**Source material**
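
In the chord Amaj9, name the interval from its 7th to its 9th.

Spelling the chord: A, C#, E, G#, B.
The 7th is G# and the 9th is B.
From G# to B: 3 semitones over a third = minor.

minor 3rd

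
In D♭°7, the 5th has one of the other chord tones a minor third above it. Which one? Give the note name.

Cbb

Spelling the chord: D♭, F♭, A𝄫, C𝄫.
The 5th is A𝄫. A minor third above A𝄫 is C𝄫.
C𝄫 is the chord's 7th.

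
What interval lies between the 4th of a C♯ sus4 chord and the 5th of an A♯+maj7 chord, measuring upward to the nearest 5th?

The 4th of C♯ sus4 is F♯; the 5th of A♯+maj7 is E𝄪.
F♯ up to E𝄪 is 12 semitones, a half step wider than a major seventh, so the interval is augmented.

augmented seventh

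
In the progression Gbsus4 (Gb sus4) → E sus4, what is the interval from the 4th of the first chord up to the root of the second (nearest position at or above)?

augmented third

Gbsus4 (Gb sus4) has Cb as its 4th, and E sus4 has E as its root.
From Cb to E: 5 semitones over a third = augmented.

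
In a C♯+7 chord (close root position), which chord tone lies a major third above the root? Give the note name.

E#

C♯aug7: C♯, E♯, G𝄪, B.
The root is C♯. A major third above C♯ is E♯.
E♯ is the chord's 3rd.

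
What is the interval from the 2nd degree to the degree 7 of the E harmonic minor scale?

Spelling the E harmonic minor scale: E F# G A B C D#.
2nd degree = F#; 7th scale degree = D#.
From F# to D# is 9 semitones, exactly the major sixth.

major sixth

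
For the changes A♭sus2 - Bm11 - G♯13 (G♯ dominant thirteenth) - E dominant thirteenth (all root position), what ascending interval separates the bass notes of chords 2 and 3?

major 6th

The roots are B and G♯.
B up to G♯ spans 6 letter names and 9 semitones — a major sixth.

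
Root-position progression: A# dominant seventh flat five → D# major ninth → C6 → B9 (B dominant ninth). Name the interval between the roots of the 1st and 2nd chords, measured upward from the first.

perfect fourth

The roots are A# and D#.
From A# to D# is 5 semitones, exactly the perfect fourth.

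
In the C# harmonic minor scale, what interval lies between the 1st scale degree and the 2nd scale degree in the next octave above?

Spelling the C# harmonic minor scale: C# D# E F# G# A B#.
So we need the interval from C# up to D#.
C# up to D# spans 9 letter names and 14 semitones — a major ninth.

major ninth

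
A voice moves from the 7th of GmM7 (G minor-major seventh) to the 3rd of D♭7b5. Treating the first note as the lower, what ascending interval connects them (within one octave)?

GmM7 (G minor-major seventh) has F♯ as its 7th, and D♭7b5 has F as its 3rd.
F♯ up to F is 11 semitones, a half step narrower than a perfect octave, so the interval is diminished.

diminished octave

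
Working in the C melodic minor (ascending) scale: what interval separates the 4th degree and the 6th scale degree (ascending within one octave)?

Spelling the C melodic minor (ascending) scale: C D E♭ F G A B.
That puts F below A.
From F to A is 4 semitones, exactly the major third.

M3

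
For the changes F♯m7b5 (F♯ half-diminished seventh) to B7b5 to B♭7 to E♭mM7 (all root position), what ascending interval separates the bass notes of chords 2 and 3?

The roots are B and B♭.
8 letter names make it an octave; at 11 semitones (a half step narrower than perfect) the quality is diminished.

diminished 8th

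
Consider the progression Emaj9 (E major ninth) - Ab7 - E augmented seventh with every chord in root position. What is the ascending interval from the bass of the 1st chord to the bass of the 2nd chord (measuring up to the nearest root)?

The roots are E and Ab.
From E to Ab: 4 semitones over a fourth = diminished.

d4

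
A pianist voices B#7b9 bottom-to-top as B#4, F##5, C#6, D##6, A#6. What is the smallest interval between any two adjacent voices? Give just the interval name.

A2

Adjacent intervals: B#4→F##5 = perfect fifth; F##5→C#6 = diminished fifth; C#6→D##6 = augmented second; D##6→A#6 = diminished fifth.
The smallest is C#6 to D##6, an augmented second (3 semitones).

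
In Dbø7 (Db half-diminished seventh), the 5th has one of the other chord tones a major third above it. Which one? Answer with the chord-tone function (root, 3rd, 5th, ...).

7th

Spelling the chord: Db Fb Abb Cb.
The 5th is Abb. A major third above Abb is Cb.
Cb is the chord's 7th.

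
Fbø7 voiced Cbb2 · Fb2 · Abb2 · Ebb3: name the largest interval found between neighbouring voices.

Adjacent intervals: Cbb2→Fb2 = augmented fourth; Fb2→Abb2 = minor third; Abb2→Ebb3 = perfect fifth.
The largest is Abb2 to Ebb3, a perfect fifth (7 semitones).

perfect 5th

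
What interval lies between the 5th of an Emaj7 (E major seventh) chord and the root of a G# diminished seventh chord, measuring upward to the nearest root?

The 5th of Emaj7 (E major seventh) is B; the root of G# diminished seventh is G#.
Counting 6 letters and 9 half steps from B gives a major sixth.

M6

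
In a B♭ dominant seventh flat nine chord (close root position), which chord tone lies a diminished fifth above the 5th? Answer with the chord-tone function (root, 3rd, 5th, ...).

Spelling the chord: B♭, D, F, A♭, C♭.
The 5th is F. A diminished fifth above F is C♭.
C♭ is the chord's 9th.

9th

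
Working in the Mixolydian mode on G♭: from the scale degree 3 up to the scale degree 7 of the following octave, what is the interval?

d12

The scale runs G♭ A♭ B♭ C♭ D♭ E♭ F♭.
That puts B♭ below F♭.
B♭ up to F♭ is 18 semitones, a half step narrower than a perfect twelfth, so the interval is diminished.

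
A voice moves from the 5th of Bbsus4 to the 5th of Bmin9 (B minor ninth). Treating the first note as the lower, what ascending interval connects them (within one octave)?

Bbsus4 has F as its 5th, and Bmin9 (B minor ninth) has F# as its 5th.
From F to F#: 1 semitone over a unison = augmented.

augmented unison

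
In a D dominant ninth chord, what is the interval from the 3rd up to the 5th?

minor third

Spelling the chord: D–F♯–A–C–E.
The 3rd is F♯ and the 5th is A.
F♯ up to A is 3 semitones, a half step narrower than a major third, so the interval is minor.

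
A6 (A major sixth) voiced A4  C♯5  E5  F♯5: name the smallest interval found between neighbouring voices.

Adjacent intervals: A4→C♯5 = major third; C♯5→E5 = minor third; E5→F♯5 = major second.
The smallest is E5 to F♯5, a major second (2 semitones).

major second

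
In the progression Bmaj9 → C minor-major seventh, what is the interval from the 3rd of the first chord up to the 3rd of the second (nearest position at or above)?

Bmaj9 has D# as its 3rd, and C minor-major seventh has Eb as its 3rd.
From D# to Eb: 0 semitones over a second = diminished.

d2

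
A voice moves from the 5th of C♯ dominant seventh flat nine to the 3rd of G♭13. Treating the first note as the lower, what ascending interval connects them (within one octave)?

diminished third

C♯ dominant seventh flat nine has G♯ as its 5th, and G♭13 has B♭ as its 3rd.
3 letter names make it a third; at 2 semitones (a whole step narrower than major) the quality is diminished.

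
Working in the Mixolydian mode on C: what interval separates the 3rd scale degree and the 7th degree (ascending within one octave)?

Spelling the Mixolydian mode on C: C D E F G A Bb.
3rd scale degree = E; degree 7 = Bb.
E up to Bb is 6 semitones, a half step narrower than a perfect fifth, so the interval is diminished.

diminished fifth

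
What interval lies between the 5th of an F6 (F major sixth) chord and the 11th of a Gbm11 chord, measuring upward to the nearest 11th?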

**Brief**
Your answer must contain every line of the records, exactly.

**Problem solution**
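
In the chord Amaj9, name the interval from its 7th to its 9th.

Spelling the chord: A, C#, E, G#, B.
The 7th is G# and the 9th is B.
From G# to B: 3 semitones over a third = minor.

minor 3rd

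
In D♭°7, the 5th has one of the other chord tones a minor third above it. Which one? Give the note name.

Cbb

Spelling the chord: D♭, F♭, A𝄫, C𝄫.
The 5th is A𝄫. A minor third above A𝄫 is C𝄫.
C𝄫 is the chord's 7th.

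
What interval lies between the 4th of a C♯ sus4 chord and the 5th of an A♯+maj7 chord, measuring upward to the nearest 5th?

The 4th of C♯ sus4 is F♯; the 5th of A♯+maj7 is E𝄪.
F♯ up to E𝄪 is 12 semitones, a half step wider than a major seventh, so the interval is augmented.

augmented seventh

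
In the progression Gbsus4 (Gb sus4) → E sus4, what is the interval from the 4th of the first chord up to the root of the second (nearest position at or above)?

augmented third

Gbsus4 (Gb sus4) has Cb as its 4th, and E sus4 has E as its root.
From Cb to E: 5 semitones over a third = augmented.

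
In a C♯+7 chord (close root position), which chord tone lies a major third above the root? Give the note name.

E#

C♯aug7: C♯, E♯, G𝄪, B.
The root is C♯. A major third above C♯ is E♯.
E♯ is the chord's 3rd.

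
What is the interval from the 2nd degree to the degree 7 of the E harmonic minor scale?

Spelling the E harmonic minor scale: E F# G A B C D#.
2nd degree = F#; 7th scale degree = D#.
From F# to D# is 9 semitones, exactly the major sixth.

major sixth

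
For the changes A♭sus2 - Bm11 - G♯13 (G♯ dominant thirteenth) - E dominant thirteenth (all root position), what ascending interval separates the bass notes of chords 2 and 3?

major 6th

The roots are B and G♯.
B up to G♯ spans 6 letter names and 9 semitones — a major sixth.

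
Root-position progression: A# dominant seventh flat five → D# major ninth → C6 → B9 (B dominant ninth). Name the interval between the roots of the 1st and 2nd chords, measured upward from the first.

perfect fourth

The roots are A# and D#.
From A# to D# is 5 semitones, exactly the perfect fourth.

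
In the C# harmonic minor scale, what interval lies between the 1st scale degree and the 2nd scale degree in the next octave above?

Spelling the C# harmonic minor scale: C# D# E F# G# A B#.
So we need the interval from C# up to D#.
C# up to D# spans 9 letter names and 14 semitones — a major ninth.

major ninth

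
A voice moves from the 7th of GmM7 (G minor-major seventh) to the 3rd of D♭7b5. Treating the first note as the lower, what ascending interval connects them (within one octave)?

GmM7 (G minor-major seventh) has F♯ as its 7th, and D♭7b5 has F as its 3rd.
F♯ up to F is 11 semitones, a half step narrower than a perfect octave, so the interval is diminished.

diminished octave

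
Working in the C melodic minor (ascending) scale: what interval separates the 4th degree and the 6th scale degree (ascending within one octave)?

Spelling the C melodic minor (ascending) scale: C D E♭ F G A B.
That puts F below A.
From F to A is 4 semitones, exactly the major third.

M3

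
For the changes F♯m7b5 (F♯ half-diminished seventh) to B7b5 to B♭7 to E♭mM7 (all root position), what ascending interval separates the bass notes of chords 2 and 3?

The roots are B and B♭.
8 letter names make it an octave; at 11 semitones (a half step narrower than perfect) the quality is diminished.

diminished 8th

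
Consider the progression Emaj9 (E major ninth) - Ab7 - E augmented seventh with every chord in root position. What is the ascending interval from the bass of the 1st chord to the bass of the 2nd chord (measuring up to the nearest root)?

The roots are E and Ab.
From E to Ab: 4 semitones over a fourth = diminished.

d4

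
A pianist voices B#7b9 bottom-to-top as B#4, F##5, C#6, D##6, A#6. What is the smallest interval between any two adjacent voices? Give just the interval name.

A2

Adjacent intervals: B#4→F##5 = perfect fifth; F##5→C#6 = diminished fifth; C#6→D##6 = augmented second; D##6→A#6 = diminished fifth.
The smallest is C#6 to D##6, an augmented second (3 semitones).

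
In Dbø7 (Db half-diminished seventh), the 5th has one of the other chord tones a major third above it. Which one? Answer with the chord-tone function (root, 3rd, 5th, ...).

7th

Spelling the chord: Db Fb Abb Cb.
The 5th is Abb. A major third above Abb is Cb.
Cb is the chord's 7th.

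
Fbø7 voiced Cbb2 · Fb2 · Abb2 · Ebb3: name the largest interval found between neighbouring voices.

Adjacent intervals: Cbb2→Fb2 = augmented fourth; Fb2→Abb2 = minor third; Abb2→Ebb3 = perfect fifth.
The largest is Abb2 to Ebb3, a perfect fifth (7 semitones).

perfect 5th

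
What interval lies between the 5th of an Emaj7 (E major seventh) chord and the root of a G# diminished seventh chord, measuring upward to the nearest root?

The 5th of Emaj7 (E major seventh) is B; the root of G# diminished seventh is G#.
Counting 6 letters and 9 half steps from B gives a major sixth.

M6

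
In a B♭ dominant seventh flat nine chord (close root position), which chord tone lies a diminished fifth above the 5th? Answer with the chord-tone function (root, 3rd, 5th, ...).

Spelling the chord: B♭, D, F, A♭, C♭.
The 5th is F. A diminished fifth above F is C♭.
C♭ is the chord's 9th.

9th

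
Working in the Mixolydian mode on G♭: from the scale degree 3 up to the scale degree 7 of the following octave, what is the interval?

d12

The scale runs G♭ A♭ B♭ C♭ D♭ E♭ F♭.
That puts B♭ below F♭.
B♭ up to F♭ is 18 semitones, a half step narrower than a perfect twelfth, so the interval is diminished.

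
A voice moves from the 5th of Bbsus4 to the 5th of Bmin9 (B minor ninth). Treating the first note as the lower, what ascending interval connects them (within one octave)?

Bbsus4 has F as its 5th, and Bmin9 (B minor ninth) has F# as its 5th.
From F to F#: 1 semitone over a unison = augmented.

augmented unison

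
In a D dominant ninth chord, what is the interval from the 3rd up to the 5th?

minor third

Spelling the chord: D–F♯–A–C–E.
The 3rd is F♯ and the 5th is A.
F♯ up to A is 3 semitones, a half step narrower than a major third, so the interval is minor.

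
A6 (A major sixth) voiced A4  C♯5  E5  F♯5: name the smallest interval found between neighbouring voices.

Adjacent intervals: A4→C♯5 = major third; C♯5→E5 = minor third; E5→F♯5 = major second.
The smallest is E5 to F♯5, a major second (2 semitones).

major second

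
In the progression Bmaj9 → C minor-major seventh, what is the interval from the 3rd of the first chord up to the 3rd of the second (nearest position at or above)?

Bmaj9 has D# as its 3rd, and C minor-major seventh has Eb as its 3rd.
From D# to Eb: 0 semitones over a second = diminished.

d2

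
A voice moves from the 5th of C♯ dominant seventh flat nine to the 3rd of G♭13. Treating the first note as the lower, what ascending interval connects them (within one octave)?

diminished third

C♯ dominant seventh flat nine has G♯ as its 5th, and G♭13 has B♭ as its 3rd.
3 letter names make it a third; at 2 semitones (a whole step narrower than major) the quality is diminished.

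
Working in the Mixolydian mode on C: what interval separates the 3rd scale degree and the 7th degree (ascending within one octave)?

Spelling the Mixolydian mode on C: C D E F G A Bb.
3rd scale degree = E; degree 7 = Bb.
E up to Bb is 6 semitones, a half step narrower than a perfect fifth, so the interval is diminished.

diminished fifth

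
What interval lies between the 5th of an F6 (F major sixth) chord and the 11th of a Gbm11 chord, measuring upward to the nearest 11th?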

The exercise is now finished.